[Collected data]

——

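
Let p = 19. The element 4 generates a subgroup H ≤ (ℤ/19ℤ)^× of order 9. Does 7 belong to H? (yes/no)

7 ∈ ⟨4⟩ iff 7^9 ≡ 1 (mod 19), since |⟨4⟩| = 9.
7^9 mod 19 = 1.
Since 1 = 1, 7 lies in the subgroup.

yes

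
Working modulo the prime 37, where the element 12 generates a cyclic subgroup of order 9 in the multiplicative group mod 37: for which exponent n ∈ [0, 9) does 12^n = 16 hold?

Successive powers of 12 modulo 37:
  12^0=1  12^1=12  12^2=33  12^3=26  12^4=16
So 12^4 ≡ 16 (mod 37), giving n = 4.

4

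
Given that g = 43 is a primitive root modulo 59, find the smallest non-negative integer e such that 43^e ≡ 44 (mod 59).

Baby-step giant-step with m = ceil(sqrt(58)) = 8.
Baby table (43^j mod 59 for j=0..7):
  0:1  1:43  2:20  3:34  4:46  5:31  6:35  7:30
Giant step factor: 43^(-8) ≡ 22 (mod 59).
Scan 44·22^i mod 59 for i = 0, 1, …:
  i=0: 44   i=1: 24   i=2: 56   i=3: 52
  i=4: 23   i=5: 34
Match at i=5, j=3: e = 5·8 + 3 = 43.

43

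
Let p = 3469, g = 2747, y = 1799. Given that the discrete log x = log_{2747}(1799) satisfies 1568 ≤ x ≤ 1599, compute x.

1588

Compute 2747^1568 mod 3469 = 2987, then multiply by 2747 repeatedly:
  2747^1568=2987  2747^1569=1104  2747^1570=782  2747^1571=843  2747^1572=1898
  2747^1573=3368  2747^1574=73  2747^1575=2798  2747^1576=2271  2747^1577=1175
  2747^1578=1555  2747^1579=1246  2747^1580=2328  2747^1581=1649  2747^1582=2758
  2747^1583=3399  2747^1584=1974  2747^1585=531  2747^1586=1677  2747^1587=3356
  2747^1588=1799
Found 1799 at exponent 1588.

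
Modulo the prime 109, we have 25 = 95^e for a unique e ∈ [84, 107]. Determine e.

Compute 95^84 mod 109 = 27, then multiply by 95 repeatedly:
  95^84=27  95^85=58  95^86=60  95^87=32  95^88=97
  95^89=59  95^90=46  95^91=10  95^92=78  95^93=107
  95^94=28  95^95=44  95^96=38  95^97=13  95^98=36
  95^99=41  95^100=80  95^101=79  95^102=93  95^103=6
  95^104=25
Found 25 at exponent 104.

104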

——

Down to the last line, give the records again exactly.

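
Let p = 19. The element 4 generates a subgroup H ≤ (ℤ/19ℤ)^× of order 9. Does 7 belong to H? (yes/no)

7 ∈ ⟨4⟩ iff 7^9 ≡ 1 (mod 19), since |⟨4⟩| = 9.
7^9 mod 19 = 1.
Since 1 = 1, 7 lies in the subgroup.

yes

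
Working modulo the prime 37, where the element 12 generates a cyclic subgroup of order 9 in the multiplicative group mod 37: for which exponent n ∈ [0, 9) does 12^n = 16 hold?

Successive powers of 12 modulo 37:
  12^0=1  12^1=12  12^2=33  12^3=26  12^4=16
So 12^4 ≡ 16 (mod 37), giving n = 4.

4

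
Given that g = 43 is a primitive root modulo 59, find the smallest non-negative integer e such that 43^e ≡ 44 (mod 59).

Baby-step giant-step with m = ceil(sqrt(58)) = 8.
Baby table (43^j mod 59 for j=0..7):
  0:1  1:43  2:20  3:34  4:46  5:31  6:35  7:30
Giant step factor: 43^(-8) ≡ 22 (mod 59).
Scan 44·22^i mod 59 for i = 0, 1, …:
  i=0: 44   i=1: 24   i=2: 56   i=3: 52
  i=4: 23   i=5: 34
Match at i=5, j=3: e = 5·8 + 3 = 43.

43

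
Let p = 3469, g = 2747, y = 1799. Given that the discrete log x = log_{2747}(1799) satisfies 1568 ≤ x ≤ 1599, compute x.

1588

Compute 2747^1568 mod 3469 = 2987, then multiply by 2747 repeatedly:
  2747^1568=2987  2747^1569=1104  2747^1570=782  2747^1571=843  2747^1572=1898
  2747^1573=3368  2747^1574=73  2747^1575=2798  2747^1576=2271  2747^1577=1175
  2747^1578=1555  2747^1579=1246  2747^1580=2328  2747^1581=1649  2747^1582=2758
  2747^1583=3399  2747^1584=1974  2747^1585=531  2747^1586=1677  2747^1587=3356
  2747^1588=1799
Found 1799 at exponent 1588.

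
Modulo the prime 109, we have 25 = 95^e for a unique e ∈ [84, 107]. Determine e.

Compute 95^84 mod 109 = 27, then multiply by 95 repeatedly:
  95^84=27  95^85=58  95^86=60  95^87=32  95^88=97
  95^89=59  95^90=46  95^91=10  95^92=78  95^93=107
  95^94=28  95^95=44  95^96=38  95^97=13  95^98=36
  95^99=41  95^100=80  95^101=79  95^102=93  95^103=6
  95^104=25
Found 25 at exponent 104.

104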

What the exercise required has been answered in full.